= Brief =
When you reach the line in the listing below that contains "1) (0, 0, 1, 1)", begin returning lines exactly as written, and stop after the line that contains "Operating rules: read". Return no other lines.

= Data for processing =
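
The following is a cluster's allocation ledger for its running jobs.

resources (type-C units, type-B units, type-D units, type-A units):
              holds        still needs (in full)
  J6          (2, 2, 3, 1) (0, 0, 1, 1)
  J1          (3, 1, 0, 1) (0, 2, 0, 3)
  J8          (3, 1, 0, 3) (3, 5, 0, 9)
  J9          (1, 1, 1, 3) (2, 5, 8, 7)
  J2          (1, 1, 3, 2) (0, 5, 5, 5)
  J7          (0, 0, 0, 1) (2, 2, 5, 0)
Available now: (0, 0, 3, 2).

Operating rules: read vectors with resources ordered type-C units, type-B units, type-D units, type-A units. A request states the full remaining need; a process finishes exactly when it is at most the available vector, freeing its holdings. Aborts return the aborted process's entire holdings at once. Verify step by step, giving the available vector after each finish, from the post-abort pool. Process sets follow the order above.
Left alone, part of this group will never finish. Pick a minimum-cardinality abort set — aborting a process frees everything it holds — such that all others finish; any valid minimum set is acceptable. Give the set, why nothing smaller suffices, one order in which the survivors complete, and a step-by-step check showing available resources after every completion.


Minimum abort set: J8 and J2.
Key observation: no ordering could ever have run J9 before the abort of J8 and J2; with (4, 2, 3, 5) back in the pool it fits at step 4.
Minimality, checking each single-abort alternative: J6 alone leaves J8 blocked (short on type-B units and type-A units); J1 alone leaves J8 blocked (short on type-B units and type-A units); J8 alone leaves J9 blocked (short on type-B units and type-D units); J9 alone leaves J8 blocked (short on type-B units and type-A units); J2 alone leaves J8 blocked (short on type-B units and type-A units); J7 alone leaves J8 blocked (short on type-B units and type-A units).
Survivors finish in the order: J6, J1, J7, J9. Step-by-step check (pool after the aborts first):
  pool = (4, 2, 6, 7)
  run J6 (needs (0, 0, 1, 1), free (4, 2, 6, 7)); after release of (2, 2, 3, 1) the pool is (6, 4, 9, 8)
  run J1 (needs (0, 2, 0, 3), free (6, 4, 9, 8)); after release of (3, 1, 0, 1) the pool is (9, 5, 9, 9)
  run J7 (needs (2, 2, 5, 0), free (9, 5, 9, 9)); after release of (0, 0, 0, 1) the pool is (9, 5, 9, 10)
  run J9 (needs (2, 5, 8, 7), free (9, 5, 9, 10)); after release of (1, 1, 1, 3) the pool is (10, 6, 10, 13)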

= Result for this task =
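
  J6          (2, 2, 3, 1) (0, 0, 1, 1)
  J1          (3, 1, 0, 1) (0, 2, 0, 3)
  J8          (3, 1, 0, 3) (3, 5, 0, 9)
  J9          (1, 1, 1, 3) (2, 5, 8, 7)
  J2          (1, 1, 3, 2) (0, 5, 5, 5)
  J7          (0, 0, 0, 1) (2, 2, 5, 0)
Available now: (0, 0, 3, 2).

Operating rules: read vectors with resources ordered type-C units, type-B units, type-D units, type-A units. A request states the full remaining need; a process finishes exactly when it is at most the available vector, freeing its holdings. Aborts return the aborted process's entire holdings at once. Verify step by step, giving the available vector after each finish, from the post-abort pool. Process sets follow the order above.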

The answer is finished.